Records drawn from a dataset
++++++++++++++++++++

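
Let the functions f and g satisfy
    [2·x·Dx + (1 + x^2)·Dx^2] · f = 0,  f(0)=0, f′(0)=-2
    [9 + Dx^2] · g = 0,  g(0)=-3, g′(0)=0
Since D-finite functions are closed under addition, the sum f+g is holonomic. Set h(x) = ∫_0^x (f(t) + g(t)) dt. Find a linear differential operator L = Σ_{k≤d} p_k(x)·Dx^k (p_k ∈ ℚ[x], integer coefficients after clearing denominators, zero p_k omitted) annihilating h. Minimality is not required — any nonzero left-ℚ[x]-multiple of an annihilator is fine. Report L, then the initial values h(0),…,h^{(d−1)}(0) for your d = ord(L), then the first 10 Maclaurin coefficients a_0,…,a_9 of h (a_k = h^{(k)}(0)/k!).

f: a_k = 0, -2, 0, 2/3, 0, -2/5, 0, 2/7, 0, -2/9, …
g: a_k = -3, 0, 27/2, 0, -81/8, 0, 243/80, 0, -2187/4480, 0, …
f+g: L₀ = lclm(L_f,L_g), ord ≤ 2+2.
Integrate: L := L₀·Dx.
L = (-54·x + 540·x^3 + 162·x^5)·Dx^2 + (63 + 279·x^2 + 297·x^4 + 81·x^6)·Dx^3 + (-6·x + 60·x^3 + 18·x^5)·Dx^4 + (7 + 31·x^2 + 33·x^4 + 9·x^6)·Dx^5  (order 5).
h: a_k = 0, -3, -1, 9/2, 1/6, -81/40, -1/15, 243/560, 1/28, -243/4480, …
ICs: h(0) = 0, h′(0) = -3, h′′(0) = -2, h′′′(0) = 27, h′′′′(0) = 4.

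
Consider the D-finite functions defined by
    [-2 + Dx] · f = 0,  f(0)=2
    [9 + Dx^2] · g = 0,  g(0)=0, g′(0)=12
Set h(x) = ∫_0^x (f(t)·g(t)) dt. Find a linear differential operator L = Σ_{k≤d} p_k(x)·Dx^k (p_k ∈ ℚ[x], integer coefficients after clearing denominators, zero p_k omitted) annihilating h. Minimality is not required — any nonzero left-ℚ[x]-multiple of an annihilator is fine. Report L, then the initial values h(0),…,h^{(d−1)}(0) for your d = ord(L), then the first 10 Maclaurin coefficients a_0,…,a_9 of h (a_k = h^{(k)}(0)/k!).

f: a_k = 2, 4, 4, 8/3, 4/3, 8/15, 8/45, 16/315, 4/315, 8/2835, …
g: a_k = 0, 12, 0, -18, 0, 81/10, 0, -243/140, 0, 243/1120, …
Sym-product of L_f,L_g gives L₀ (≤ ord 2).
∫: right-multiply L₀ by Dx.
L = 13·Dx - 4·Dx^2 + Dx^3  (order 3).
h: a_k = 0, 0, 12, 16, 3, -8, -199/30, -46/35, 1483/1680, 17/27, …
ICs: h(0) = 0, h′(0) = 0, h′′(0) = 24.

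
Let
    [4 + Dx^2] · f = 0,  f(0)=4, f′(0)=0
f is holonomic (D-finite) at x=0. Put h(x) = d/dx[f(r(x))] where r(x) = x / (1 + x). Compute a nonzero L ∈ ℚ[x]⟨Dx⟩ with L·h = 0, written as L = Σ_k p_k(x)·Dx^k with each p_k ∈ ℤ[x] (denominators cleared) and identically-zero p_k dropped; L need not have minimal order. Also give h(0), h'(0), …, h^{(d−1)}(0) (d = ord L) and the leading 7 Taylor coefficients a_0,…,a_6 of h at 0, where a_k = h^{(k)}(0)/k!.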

++++++++++++++++++++

### Action item
Print the line with "[4 + Dx^2] · f" and every line after it in the entries above, exactly as written. Leave out all other lines.

### Response
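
    [4 + Dx^2] · f = 0,  f(0)=4, f′(0)=0
f is holonomic (D-finite) at x=0. Put h(x) = d/dx[f(r(x))] where r(x) = x / (1 + x). Compute a nonzero L ∈ ℚ[x]⟨Dx⟩ with L·h = 0, written as L = Σ_k p_k(x)·Dx^k with each p_k ∈ ℤ[x] (denominators cleared) and identically-zero p_k dropped; L need not have minimal order. Also give h(0), h'(0), …, h^{(d−1)}(0) (d = ord L) and the leading 7 Taylor coefficients a_0,…,a_6 of h at 0, where a_k = h^{(k)}(0)/k!.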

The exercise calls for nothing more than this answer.